> **Task**
Go through the entries below and print, exactly, the lines starting at the one with "Extract trigrams from" and ending at the one with "Word length statistics", keeping both ends and no others.

> **Data**
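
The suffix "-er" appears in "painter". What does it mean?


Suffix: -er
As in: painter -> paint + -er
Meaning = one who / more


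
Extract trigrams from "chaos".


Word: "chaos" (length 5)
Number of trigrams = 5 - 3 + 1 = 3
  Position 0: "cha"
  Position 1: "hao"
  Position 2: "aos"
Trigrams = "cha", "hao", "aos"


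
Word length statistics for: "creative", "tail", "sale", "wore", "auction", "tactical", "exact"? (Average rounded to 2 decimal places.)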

==

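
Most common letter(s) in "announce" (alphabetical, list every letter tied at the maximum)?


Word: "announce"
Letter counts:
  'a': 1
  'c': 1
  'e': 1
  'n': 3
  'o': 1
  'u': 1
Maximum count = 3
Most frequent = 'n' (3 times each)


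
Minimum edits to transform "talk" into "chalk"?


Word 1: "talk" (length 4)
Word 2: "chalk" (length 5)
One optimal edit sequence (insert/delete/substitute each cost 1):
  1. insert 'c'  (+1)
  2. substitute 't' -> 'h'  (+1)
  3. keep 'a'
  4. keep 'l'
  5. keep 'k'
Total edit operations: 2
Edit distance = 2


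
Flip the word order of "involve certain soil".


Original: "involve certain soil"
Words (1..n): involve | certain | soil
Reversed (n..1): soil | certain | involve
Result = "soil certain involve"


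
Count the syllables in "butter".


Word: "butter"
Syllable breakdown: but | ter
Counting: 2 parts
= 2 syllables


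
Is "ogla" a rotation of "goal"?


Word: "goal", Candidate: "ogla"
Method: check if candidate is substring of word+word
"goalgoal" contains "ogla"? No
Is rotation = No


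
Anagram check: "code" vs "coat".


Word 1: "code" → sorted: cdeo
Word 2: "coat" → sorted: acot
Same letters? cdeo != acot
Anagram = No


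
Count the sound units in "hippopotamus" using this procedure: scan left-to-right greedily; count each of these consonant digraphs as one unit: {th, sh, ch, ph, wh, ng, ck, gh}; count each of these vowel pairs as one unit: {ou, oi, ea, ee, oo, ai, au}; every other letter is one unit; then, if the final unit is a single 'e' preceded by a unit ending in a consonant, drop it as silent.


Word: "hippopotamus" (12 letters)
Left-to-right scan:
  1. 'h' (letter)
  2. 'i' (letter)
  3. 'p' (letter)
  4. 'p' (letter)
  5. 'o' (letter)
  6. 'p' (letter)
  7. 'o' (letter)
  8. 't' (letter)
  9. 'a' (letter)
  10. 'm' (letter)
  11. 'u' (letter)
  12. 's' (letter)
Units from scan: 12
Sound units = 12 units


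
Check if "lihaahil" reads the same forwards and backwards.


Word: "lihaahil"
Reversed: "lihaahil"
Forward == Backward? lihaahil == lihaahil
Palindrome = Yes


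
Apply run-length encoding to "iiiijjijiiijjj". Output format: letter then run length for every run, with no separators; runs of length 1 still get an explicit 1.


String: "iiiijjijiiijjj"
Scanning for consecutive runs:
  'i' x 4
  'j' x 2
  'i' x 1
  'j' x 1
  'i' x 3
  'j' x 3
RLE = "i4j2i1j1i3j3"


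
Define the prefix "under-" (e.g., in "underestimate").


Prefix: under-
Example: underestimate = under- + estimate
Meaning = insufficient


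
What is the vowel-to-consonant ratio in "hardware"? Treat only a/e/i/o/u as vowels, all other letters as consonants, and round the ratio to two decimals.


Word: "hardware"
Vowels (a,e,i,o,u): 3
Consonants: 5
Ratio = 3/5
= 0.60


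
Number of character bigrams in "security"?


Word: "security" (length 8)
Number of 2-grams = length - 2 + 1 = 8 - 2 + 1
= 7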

> **Response to the exercise**
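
Extract trigrams from "chaos".


Word: "chaos" (length 5)
Number of trigrams = 5 - 3 + 1 = 3
  Position 0: "cha"
  Position 1: "hao"
  Position 2: "aos"
Trigrams = "cha", "hao", "aos"


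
Word length statistics for: "creative", "tail", "sale", "wore", "auction", "tactical", "exact"? (Average rounded to 2 decimal places.)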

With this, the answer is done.